**Provided records**
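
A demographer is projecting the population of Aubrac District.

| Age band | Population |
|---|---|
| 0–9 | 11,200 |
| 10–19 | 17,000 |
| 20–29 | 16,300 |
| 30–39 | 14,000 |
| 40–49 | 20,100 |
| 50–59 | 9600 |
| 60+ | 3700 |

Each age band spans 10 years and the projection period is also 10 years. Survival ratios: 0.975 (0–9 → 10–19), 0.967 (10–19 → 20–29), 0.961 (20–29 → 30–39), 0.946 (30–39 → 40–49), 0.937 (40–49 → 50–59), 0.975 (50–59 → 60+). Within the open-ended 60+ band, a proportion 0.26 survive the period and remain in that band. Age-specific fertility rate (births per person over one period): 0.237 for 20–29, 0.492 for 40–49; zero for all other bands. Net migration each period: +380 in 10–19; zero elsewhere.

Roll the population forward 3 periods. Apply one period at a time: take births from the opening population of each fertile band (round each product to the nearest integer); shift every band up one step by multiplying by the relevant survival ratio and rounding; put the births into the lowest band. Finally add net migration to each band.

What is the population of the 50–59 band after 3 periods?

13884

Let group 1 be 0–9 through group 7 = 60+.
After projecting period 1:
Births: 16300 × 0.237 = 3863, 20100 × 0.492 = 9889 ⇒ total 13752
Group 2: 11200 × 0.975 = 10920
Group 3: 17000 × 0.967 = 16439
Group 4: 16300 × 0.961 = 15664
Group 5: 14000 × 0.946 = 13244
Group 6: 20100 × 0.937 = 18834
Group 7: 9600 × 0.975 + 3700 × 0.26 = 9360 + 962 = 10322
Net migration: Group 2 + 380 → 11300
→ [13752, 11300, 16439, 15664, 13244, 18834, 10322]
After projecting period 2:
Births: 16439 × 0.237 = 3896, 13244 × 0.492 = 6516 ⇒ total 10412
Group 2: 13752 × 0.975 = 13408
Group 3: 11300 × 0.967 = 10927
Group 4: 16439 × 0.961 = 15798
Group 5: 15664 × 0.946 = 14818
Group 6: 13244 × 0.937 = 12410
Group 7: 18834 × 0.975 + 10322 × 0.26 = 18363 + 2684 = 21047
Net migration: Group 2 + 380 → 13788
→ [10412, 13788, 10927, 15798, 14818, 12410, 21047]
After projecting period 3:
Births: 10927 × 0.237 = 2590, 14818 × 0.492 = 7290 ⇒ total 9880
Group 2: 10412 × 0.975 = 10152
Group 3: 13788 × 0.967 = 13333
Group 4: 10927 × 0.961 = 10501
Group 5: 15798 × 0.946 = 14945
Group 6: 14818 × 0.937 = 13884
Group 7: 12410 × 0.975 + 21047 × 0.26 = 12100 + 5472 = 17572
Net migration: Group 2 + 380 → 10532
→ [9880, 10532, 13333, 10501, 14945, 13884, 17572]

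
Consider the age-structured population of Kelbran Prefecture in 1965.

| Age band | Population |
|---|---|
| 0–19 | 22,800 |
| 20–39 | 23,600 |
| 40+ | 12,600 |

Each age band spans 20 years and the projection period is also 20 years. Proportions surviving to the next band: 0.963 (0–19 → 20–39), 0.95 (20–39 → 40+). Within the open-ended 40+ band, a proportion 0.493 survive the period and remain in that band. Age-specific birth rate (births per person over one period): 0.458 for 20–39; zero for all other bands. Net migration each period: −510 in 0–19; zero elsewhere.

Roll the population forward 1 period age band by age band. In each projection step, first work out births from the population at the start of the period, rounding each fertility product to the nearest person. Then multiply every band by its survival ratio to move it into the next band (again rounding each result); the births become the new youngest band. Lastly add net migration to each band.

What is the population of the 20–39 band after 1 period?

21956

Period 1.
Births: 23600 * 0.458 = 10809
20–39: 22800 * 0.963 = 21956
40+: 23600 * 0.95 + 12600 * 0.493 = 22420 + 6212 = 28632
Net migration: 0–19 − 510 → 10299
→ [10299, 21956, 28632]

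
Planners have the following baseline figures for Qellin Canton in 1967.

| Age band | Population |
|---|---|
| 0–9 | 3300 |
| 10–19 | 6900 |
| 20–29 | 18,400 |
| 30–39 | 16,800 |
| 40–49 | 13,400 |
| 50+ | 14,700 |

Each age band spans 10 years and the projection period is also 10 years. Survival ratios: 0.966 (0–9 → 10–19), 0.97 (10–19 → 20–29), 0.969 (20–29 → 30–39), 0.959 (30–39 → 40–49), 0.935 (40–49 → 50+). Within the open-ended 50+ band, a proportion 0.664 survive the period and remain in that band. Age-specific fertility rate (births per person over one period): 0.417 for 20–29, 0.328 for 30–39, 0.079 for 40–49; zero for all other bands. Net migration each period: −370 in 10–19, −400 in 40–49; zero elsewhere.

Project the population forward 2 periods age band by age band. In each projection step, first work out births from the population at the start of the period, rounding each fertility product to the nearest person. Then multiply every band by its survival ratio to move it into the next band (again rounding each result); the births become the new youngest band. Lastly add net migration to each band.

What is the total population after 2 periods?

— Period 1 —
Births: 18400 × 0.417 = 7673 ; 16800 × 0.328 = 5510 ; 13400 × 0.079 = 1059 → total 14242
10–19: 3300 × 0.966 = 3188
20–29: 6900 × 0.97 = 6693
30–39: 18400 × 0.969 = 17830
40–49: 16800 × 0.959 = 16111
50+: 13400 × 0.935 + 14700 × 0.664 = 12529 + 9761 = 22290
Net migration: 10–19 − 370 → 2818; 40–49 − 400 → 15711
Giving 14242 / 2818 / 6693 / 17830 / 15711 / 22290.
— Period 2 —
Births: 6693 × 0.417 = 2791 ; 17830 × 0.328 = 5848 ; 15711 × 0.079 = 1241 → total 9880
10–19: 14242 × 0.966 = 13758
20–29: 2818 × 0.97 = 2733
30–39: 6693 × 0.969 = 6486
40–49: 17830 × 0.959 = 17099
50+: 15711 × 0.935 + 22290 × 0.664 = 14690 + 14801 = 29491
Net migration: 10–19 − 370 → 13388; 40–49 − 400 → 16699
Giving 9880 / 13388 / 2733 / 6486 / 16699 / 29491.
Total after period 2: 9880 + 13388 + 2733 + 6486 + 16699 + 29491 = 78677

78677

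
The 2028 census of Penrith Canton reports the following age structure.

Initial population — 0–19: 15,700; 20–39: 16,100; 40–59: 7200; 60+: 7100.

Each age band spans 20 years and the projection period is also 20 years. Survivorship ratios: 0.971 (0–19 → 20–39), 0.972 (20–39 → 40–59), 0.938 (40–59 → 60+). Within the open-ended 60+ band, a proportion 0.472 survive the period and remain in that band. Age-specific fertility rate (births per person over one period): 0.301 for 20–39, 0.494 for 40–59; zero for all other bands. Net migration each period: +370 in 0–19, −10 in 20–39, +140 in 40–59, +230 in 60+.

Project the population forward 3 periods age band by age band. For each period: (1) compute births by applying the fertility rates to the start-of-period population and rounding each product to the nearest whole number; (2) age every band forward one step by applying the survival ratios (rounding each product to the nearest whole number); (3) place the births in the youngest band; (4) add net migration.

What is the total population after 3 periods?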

**Exercise requirements**
Output every entry shown above, exactly.

**Completed exercise**
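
A demographer is projecting the population of Aubrac District.

| Age band | Population |
|---|---|
| 0–9 | 11,200 |
| 10–19 | 17,000 |
| 20–29 | 16,300 |
| 30–39 | 14,000 |
| 40–49 | 20,100 |
| 50–59 | 9600 |
| 60+ | 3700 |

Each age band spans 10 years and the projection period is also 10 years. Survival ratios: 0.975 (0–9 → 10–19), 0.967 (10–19 → 20–29), 0.961 (20–29 → 30–39), 0.946 (30–39 → 40–49), 0.937 (40–49 → 50–59), 0.975 (50–59 → 60+). Within the open-ended 60+ band, a proportion 0.26 survive the period and remain in that band. Age-specific fertility rate (births per person over one period): 0.237 for 20–29, 0.492 for 40–49; zero for all other bands. Net migration each period: +380 in 10–19; zero elsewhere.

Roll the population forward 3 periods. Apply one period at a time: take births from the opening population of each fertile band (round each product to the nearest integer); shift every band up one step by multiplying by the relevant survival ratio and rounding; put the births into the lowest band. Finally add net migration to each band.

What is the population of the 50–59 band after 3 periods?

13884

Let group 1 be 0–9 through group 7 = 60+.
After projecting period 1:
Births: 16300 × 0.237 = 3863, 20100 × 0.492 = 9889 ⇒ total 13752
Group 2: 11200 × 0.975 = 10920
Group 3: 17000 × 0.967 = 16439
Group 4: 16300 × 0.961 = 15664
Group 5: 14000 × 0.946 = 13244
Group 6: 20100 × 0.937 = 18834
Group 7: 9600 × 0.975 + 3700 × 0.26 = 9360 + 962 = 10322
Net migration: Group 2 + 380 → 11300
→ [13752, 11300, 16439, 15664, 13244, 18834, 10322]
After projecting period 2:
Births: 16439 × 0.237 = 3896, 13244 × 0.492 = 6516 ⇒ total 10412
Group 2: 13752 × 0.975 = 13408
Group 3: 11300 × 0.967 = 10927
Group 4: 16439 × 0.961 = 15798
Group 5: 15664 × 0.946 = 14818
Group 6: 13244 × 0.937 = 12410
Group 7: 18834 × 0.975 + 10322 × 0.26 = 18363 + 2684 = 21047
Net migration: Group 2 + 380 → 13788
→ [10412, 13788, 10927, 15798, 14818, 12410, 21047]
After projecting period 3:
Births: 10927 × 0.237 = 2590, 14818 × 0.492 = 7290 ⇒ total 9880
Group 2: 10412 × 0.975 = 10152
Group 3: 13788 × 0.967 = 13333
Group 4: 10927 × 0.961 = 10501
Group 5: 15798 × 0.946 = 14945
Group 6: 14818 × 0.937 = 13884
Group 7: 12410 × 0.975 + 21047 × 0.26 = 12100 + 5472 = 17572
Net migration: Group 2 + 380 → 10532
→ [9880, 10532, 13333, 10501, 14945, 13884, 17572]

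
Consider the age-structured population of Kelbran Prefecture in 1965.

| Age band | Population |
|---|---|
| 0–19 | 22,800 |
| 20–39 | 23,600 |
| 40+ | 12,600 |

Each age band spans 20 years and the projection period is also 20 years. Proportions surviving to the next band: 0.963 (0–19 → 20–39), 0.95 (20–39 → 40+). Within the open-ended 40+ band, a proportion 0.493 survive the period and remain in that band. Age-specific birth rate (births per person over one period): 0.458 for 20–39; zero for all other bands. Net migration each period: −510 in 0–19; zero elsewhere.

Roll the population forward 1 period age band by age band. In each projection step, first work out births from the population at the start of the period, rounding each fertility product to the nearest person. Then multiply every band by its survival ratio to move it into the next band (again rounding each result); the births become the new youngest band. Lastly add net migration to each band.

What is the population of the 20–39 band after 1 period?

21956

Period 1.
Births: 23600 * 0.458 = 10809
20–39: 22800 * 0.963 = 21956
40+: 23600 * 0.95 + 12600 * 0.493 = 22420 + 6212 = 28632
Net migration: 0–19 − 510 → 10299
→ [10299, 21956, 28632]

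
Planners have the following baseline figures for Qellin Canton in 1967.

| Age band | Population |
|---|---|
| 0–9 | 3300 |
| 10–19 | 6900 |
| 20–29 | 18,400 |
| 30–39 | 16,800 |
| 40–49 | 13,400 |
| 50+ | 14,700 |

Each age band spans 10 years and the projection period is also 10 years. Survival ratios: 0.966 (0–9 → 10–19), 0.97 (10–19 → 20–29), 0.969 (20–29 → 30–39), 0.959 (30–39 → 40–49), 0.935 (40–49 → 50+). Within the open-ended 50+ band, a proportion 0.664 survive the period and remain in that band. Age-specific fertility rate (births per person over one period): 0.417 for 20–29, 0.328 for 30–39, 0.079 for 40–49; zero for all other bands. Net migration each period: −370 in 10–19, −400 in 40–49; zero elsewhere.

Project the population forward 2 periods age band by age band. In each projection step, first work out births from the population at the start of the period, rounding each fertility product to the nearest person. Then multiply every band by its survival ratio to move it into the next band (again rounding each result); the births become the new youngest band. Lastly add net migration to each band.

What is the total population after 2 periods?

— Period 1 —
Births: 18400 × 0.417 = 7673 ; 16800 × 0.328 = 5510 ; 13400 × 0.079 = 1059 → total 14242
10–19: 3300 × 0.966 = 3188
20–29: 6900 × 0.97 = 6693
30–39: 18400 × 0.969 = 17830
40–49: 16800 × 0.959 = 16111
50+: 13400 × 0.935 + 14700 × 0.664 = 12529 + 9761 = 22290
Net migration: 10–19 − 370 → 2818; 40–49 − 400 → 15711
Giving 14242 / 2818 / 6693 / 17830 / 15711 / 22290.
— Period 2 —
Births: 6693 × 0.417 = 2791 ; 17830 × 0.328 = 5848 ; 15711 × 0.079 = 1241 → total 9880
10–19: 14242 × 0.966 = 13758
20–29: 2818 × 0.97 = 2733
30–39: 6693 × 0.969 = 6486
40–49: 17830 × 0.959 = 17099
50+: 15711 × 0.935 + 22290 × 0.664 = 14690 + 14801 = 29491
Net migration: 10–19 − 370 → 13388; 40–49 − 400 → 16699
Giving 9880 / 13388 / 2733 / 6486 / 16699 / 29491.
Total after period 2: 9880 + 13388 + 2733 + 6486 + 16699 + 29491 = 78677

78677

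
The 2028 census of Penrith Canton reports the following age structure.

Initial population — 0–19: 15,700; 20–39: 16,100; 40–59: 7200; 60+: 7100.

Each age band spans 20 years and the projection period is also 20 years. Survivorship ratios: 0.971 (0–19 → 20–39), 0.972 (20–39 → 40–59), 0.938 (40–59 → 60+). Within the open-ended 60+ band, a proportion 0.472 survive the period and remain in that band. Age-specific fertility rate (births per person over one period): 0.301 for 20–39, 0.494 for 40–59; zero for all other bands. Net migration each period: +370 in 0–19, −10 in 20–39, +140 in 40–59, +230 in 60+.

Project the population forward 3 periods age band by age band. For each period: (1) compute births by applying the fertility rates to the start-of-period population and rounding each product to the nearest whole number; (2) age every band forward one step by applying the survival ratios (rounding each product to the nearest whole number); (3) place the births in the youngest band; (4) add net migration.

What is the total population after 3 periods?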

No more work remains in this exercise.